■ ASSIGNMENT:
Could you restate word for word every line from the one containing "A tree-tiling instruction" to the end of the records, and nothing else?

■ DATA UNDER STUDY:
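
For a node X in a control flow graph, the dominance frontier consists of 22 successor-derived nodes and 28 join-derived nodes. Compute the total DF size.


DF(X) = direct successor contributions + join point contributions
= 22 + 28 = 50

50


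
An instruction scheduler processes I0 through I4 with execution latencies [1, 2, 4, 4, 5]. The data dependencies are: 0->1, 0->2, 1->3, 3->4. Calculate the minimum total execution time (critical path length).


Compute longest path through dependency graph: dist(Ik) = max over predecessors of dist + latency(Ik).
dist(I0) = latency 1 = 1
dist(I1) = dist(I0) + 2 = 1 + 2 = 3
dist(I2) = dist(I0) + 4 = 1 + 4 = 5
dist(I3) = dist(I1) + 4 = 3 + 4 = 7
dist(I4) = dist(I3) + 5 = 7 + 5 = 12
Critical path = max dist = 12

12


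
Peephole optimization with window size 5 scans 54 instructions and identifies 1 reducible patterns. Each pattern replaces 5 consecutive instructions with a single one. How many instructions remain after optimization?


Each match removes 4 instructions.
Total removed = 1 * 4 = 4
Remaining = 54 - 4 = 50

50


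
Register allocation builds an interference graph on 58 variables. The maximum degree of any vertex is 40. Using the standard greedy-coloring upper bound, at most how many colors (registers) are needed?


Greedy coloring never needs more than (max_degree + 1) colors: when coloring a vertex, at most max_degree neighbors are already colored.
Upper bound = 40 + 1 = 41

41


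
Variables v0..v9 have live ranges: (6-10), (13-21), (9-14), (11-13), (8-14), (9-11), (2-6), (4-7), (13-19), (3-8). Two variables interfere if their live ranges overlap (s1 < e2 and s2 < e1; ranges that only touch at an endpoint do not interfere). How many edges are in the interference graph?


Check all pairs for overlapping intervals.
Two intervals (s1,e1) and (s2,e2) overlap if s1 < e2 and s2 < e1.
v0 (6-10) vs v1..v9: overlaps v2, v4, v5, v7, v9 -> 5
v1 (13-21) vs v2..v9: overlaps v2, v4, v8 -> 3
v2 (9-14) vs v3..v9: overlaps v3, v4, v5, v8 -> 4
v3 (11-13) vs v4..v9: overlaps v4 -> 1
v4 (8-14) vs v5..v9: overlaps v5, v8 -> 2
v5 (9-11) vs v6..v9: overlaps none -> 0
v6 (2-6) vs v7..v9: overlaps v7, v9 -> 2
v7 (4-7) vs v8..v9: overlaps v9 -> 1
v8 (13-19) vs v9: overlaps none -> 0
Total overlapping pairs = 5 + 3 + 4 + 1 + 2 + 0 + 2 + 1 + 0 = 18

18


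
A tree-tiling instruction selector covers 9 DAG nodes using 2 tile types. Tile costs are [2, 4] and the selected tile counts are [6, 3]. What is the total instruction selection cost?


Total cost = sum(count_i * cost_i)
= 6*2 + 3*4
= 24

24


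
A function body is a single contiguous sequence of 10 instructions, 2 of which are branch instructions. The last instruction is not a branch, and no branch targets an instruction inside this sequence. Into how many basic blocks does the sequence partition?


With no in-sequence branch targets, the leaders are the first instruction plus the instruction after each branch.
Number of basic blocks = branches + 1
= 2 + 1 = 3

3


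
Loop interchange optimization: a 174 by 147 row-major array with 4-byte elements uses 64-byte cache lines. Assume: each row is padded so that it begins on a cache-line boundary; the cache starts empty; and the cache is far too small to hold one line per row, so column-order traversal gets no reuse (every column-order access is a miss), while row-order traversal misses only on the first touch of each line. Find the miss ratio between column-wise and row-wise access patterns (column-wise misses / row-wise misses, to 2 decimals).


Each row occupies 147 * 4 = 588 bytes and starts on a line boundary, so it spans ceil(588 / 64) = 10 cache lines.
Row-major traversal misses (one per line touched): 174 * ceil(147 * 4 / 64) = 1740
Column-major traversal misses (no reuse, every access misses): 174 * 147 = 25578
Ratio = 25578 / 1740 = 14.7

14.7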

■ RESPONSE:
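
A tree-tiling instruction selector covers 9 DAG nodes using 2 tile types. Tile costs are [2, 4] and the selected tile counts are [6, 3]. What is the total instruction selection cost?


Total cost = sum(count_i * cost_i)
= 6*2 + 3*4
= 24

24


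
A function body is a single contiguous sequence of 10 instructions, 2 of which are branch instructions. The last instruction is not a branch, and no branch targets an instruction inside this sequence. Into how many basic blocks does the sequence partition?


With no in-sequence branch targets, the leaders are the first instruction plus the instruction after each branch.
Number of basic blocks = branches + 1
= 2 + 1 = 3

3


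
Loop interchange optimization: a 174 by 147 row-major array with 4-byte elements uses 64-byte cache lines. Assume: each row is padded so that it begins on a cache-line boundary; the cache starts empty; and the cache is far too small to hold one line per row, so column-order traversal gets no reuse (every column-order access is a miss), while row-order traversal misses only on the first touch of each line. Find the miss ratio between column-wise and row-wise access patterns (column-wise misses / row-wise misses, to 2 decimals).


Each row occupies 147 * 4 = 588 bytes and starts on a line boundary, so it spans ceil(588 / 64) = 10 cache lines.
Row-major traversal misses (one per line touched): 174 * ceil(147 * 4 / 64) = 1740
Column-major traversal misses (no reuse, every access misses): 174 * 147 = 25578
Ratio = 25578 / 1740 = 14.7

14.7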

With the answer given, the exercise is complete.